#### TASK TO COMPLETE:
Where a line of the material contains the string "Hoeffding", copy that line.

#### PROVIDED RECORDS:
+++
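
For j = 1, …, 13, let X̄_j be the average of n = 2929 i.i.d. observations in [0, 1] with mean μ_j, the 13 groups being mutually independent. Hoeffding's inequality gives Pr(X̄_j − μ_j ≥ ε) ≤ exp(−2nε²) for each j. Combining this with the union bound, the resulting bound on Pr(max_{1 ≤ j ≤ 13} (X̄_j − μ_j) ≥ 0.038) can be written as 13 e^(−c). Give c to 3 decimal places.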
+++
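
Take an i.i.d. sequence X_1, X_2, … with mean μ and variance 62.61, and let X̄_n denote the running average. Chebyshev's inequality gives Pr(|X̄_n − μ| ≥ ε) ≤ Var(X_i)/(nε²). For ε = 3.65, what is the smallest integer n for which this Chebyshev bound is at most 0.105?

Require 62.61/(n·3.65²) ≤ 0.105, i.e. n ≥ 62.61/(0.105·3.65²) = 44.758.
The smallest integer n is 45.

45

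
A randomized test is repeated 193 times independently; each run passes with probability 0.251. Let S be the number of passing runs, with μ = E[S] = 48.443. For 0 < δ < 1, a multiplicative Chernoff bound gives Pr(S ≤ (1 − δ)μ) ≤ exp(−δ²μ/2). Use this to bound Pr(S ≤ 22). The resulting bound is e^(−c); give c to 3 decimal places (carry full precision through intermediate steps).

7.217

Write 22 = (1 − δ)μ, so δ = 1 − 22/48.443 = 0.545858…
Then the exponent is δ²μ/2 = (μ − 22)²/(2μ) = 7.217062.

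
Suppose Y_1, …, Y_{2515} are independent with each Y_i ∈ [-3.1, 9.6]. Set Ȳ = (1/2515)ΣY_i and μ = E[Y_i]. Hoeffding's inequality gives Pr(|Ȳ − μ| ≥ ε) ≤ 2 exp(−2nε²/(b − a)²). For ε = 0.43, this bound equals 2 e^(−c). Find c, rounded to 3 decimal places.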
+++
#### ANSWER BOX:
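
For j = 1, …, 13, let X̄_j be the average of n = 2929 i.i.d. observations in [0, 1] with mean μ_j, the 13 groups being mutually independent. Hoeffding's inequality gives Pr(X̄_j − μ_j ≥ ε) ≤ exp(−2nε²) for each j. Combining this with the union bound, the resulting bound on Pr(max_{1 ≤ j ≤ 13} (X̄_j − μ_j) ≥ 0.038) can be written as 13 e^(−c). Give c to 3 decimal places.
Suppose Y_1, …, Y_{2515} are independent with each Y_i ∈ [-3.1, 9.6]. Set Ȳ = (1/2515)ΣY_i and μ = E[Y_i]. Hoeffding's inequality gives Pr(|Ȳ − μ| ≥ ε) ≤ 2 exp(−2nε²/(b − a)²). For ε = 0.43, this bound equals 2 e^(−c). Find c, rounded to 3 decimal places.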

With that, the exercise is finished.